Only one span belongs in the answer: the line holding "After 3 analogous" through the last line of the entries below, retyped exactly.

Supplied information below:

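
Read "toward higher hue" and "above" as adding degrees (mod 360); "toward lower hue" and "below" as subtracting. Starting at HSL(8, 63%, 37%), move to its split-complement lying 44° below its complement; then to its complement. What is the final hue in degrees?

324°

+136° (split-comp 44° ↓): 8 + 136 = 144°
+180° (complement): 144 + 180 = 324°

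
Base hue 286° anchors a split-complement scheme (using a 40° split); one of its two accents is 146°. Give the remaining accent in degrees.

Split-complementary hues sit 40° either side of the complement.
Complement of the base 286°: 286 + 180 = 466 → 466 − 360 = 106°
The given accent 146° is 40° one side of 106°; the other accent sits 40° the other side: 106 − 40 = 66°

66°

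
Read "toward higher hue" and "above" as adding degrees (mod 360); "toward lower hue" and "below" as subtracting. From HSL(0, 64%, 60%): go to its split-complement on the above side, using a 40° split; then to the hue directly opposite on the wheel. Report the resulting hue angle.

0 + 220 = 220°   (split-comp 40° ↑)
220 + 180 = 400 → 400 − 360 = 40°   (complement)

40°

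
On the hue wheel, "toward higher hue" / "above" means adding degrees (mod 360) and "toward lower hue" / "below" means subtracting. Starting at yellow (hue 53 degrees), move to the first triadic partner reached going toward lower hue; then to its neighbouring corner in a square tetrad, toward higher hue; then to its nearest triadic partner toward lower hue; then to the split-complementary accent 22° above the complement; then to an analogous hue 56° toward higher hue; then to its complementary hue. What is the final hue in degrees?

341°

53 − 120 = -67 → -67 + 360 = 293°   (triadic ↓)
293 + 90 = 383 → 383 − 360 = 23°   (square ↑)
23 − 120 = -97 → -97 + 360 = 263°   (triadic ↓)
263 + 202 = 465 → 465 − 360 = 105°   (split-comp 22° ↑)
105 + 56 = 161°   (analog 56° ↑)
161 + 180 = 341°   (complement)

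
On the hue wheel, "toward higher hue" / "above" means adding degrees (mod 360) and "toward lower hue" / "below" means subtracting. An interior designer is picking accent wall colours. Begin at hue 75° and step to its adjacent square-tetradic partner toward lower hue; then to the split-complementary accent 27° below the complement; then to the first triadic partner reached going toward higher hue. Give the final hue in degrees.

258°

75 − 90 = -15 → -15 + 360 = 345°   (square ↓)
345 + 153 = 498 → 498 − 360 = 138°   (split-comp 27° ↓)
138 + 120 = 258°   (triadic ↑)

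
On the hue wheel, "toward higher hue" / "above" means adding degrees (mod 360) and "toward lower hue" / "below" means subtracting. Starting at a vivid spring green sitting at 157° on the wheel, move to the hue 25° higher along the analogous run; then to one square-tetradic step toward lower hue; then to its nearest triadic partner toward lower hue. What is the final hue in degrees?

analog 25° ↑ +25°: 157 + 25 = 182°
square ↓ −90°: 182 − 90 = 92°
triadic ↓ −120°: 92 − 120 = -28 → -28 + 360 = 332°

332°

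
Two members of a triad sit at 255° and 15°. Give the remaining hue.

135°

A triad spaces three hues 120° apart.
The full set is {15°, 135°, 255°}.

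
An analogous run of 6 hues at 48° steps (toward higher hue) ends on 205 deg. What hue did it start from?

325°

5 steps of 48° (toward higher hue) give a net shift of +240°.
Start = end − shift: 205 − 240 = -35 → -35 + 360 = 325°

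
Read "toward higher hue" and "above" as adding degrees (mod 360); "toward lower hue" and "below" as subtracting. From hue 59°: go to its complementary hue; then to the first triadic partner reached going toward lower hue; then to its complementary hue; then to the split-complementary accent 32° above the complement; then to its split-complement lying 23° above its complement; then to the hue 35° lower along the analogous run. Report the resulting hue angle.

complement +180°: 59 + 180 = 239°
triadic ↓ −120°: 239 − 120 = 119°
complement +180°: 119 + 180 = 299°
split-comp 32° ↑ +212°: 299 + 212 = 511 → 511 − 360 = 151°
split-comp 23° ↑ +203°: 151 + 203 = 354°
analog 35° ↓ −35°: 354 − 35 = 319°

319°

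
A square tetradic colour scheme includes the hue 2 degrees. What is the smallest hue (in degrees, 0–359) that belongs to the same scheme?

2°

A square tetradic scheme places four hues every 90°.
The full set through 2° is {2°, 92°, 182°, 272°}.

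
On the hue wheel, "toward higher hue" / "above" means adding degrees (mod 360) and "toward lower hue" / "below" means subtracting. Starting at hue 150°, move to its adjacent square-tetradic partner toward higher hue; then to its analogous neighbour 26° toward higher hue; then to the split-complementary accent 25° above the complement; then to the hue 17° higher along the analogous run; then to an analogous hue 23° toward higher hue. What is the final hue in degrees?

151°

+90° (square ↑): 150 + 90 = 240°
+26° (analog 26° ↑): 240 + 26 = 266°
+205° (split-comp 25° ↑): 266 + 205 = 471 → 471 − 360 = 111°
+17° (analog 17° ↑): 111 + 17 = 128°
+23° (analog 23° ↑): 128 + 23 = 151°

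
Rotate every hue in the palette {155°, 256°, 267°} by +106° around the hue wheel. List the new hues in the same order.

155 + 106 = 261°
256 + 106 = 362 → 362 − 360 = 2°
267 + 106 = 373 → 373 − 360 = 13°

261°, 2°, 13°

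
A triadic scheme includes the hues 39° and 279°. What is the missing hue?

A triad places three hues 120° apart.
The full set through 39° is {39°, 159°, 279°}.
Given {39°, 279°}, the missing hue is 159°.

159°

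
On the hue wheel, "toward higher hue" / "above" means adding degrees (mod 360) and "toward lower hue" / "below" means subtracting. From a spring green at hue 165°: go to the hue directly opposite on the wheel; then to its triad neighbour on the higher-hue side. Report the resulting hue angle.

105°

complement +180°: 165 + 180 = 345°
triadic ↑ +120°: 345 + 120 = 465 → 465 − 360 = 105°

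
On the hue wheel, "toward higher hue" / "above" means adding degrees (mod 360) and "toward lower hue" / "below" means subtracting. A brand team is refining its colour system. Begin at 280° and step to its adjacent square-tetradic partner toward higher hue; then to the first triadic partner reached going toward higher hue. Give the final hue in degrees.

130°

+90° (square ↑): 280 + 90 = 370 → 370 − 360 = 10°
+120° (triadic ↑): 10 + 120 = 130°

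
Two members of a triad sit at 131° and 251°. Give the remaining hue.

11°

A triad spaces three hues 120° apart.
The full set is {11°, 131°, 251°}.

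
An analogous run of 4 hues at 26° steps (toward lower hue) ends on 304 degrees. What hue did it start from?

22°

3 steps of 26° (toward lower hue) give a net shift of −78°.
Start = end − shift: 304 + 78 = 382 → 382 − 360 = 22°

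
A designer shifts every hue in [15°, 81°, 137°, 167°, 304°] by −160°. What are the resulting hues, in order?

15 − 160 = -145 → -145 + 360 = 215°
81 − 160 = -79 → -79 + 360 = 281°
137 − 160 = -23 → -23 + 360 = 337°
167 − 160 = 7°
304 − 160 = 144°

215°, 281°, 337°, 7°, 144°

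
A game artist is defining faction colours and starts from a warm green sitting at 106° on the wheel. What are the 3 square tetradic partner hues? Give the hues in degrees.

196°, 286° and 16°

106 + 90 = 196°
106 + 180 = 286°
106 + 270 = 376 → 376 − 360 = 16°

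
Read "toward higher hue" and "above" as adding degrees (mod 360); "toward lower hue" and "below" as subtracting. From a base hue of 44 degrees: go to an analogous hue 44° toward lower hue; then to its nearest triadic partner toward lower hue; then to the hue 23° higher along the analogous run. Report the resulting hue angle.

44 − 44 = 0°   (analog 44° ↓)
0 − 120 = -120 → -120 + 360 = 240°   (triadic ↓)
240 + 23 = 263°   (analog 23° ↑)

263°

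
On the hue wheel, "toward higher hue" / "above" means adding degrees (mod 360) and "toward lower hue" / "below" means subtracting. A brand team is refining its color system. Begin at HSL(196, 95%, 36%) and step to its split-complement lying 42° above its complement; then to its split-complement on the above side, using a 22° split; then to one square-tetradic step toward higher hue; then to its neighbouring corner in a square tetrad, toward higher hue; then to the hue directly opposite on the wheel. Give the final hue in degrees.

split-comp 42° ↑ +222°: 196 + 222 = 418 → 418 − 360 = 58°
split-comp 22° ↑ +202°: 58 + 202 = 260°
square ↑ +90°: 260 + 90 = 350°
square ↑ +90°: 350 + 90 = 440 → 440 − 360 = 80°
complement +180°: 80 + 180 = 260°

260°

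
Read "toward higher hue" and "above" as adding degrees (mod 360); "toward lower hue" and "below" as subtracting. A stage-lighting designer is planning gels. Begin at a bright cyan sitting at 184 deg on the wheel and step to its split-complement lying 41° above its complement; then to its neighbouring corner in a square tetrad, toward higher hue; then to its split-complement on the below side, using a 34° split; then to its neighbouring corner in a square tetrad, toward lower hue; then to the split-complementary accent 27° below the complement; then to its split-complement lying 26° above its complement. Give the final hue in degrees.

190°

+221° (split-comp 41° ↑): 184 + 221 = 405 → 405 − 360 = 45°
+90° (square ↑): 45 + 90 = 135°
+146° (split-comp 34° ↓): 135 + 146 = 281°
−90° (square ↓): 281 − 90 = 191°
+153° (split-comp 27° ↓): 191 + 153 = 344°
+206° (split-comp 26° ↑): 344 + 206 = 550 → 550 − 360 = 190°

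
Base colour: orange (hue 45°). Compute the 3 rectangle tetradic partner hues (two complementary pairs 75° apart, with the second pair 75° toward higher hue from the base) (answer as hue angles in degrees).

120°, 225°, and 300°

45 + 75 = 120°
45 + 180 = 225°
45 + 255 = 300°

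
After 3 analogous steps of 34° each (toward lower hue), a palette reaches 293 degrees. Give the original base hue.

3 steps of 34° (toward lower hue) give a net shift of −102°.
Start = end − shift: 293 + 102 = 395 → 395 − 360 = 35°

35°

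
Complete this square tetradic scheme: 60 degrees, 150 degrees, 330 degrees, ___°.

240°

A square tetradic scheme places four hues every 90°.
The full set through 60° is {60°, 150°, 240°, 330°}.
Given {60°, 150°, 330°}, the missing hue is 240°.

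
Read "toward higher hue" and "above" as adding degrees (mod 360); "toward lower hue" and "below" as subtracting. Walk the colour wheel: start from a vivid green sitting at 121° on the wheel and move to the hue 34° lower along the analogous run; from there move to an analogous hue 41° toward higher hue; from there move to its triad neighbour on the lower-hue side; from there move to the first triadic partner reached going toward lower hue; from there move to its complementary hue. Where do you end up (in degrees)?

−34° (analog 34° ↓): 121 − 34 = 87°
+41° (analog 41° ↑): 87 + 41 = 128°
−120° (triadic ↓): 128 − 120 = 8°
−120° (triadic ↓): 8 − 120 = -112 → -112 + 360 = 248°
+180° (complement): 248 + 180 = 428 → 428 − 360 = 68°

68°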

End of Supplied information.

### [Completed exercise]
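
After 3 analogous steps of 34° each (toward lower hue), a palette reaches 293 degrees. Give the original base hue.

3 steps of 34° (toward lower hue) give a net shift of −102°.
Start = end − shift: 293 + 102 = 395 → 395 − 360 = 35°

35°

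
Complete this square tetradic scheme: 60 degrees, 150 degrees, 330 degrees, ___°.

240°

A square tetradic scheme places four hues every 90°.
The full set through 60° is {60°, 150°, 240°, 330°}.
Given {60°, 150°, 330°}, the missing hue is 240°.

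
Read "toward higher hue" and "above" as adding degrees (mod 360); "toward lower hue" and "below" as subtracting. Walk the colour wheel: start from a vivid green sitting at 121° on the wheel and move to the hue 34° lower along the analogous run; from there move to an analogous hue 41° toward higher hue; from there move to its triad neighbour on the lower-hue side; from there move to the first triadic partner reached going toward lower hue; from there move to its complementary hue. Where do you end up (in degrees)?

−34° (analog 34° ↓): 121 − 34 = 87°
+41° (analog 41° ↑): 87 + 41 = 128°
−120° (triadic ↓): 128 − 120 = 8°
−120° (triadic ↓): 8 − 120 = -112 → -112 + 360 = 248°
+180° (complement): 248 + 180 = 428 → 428 − 360 = 68°

68°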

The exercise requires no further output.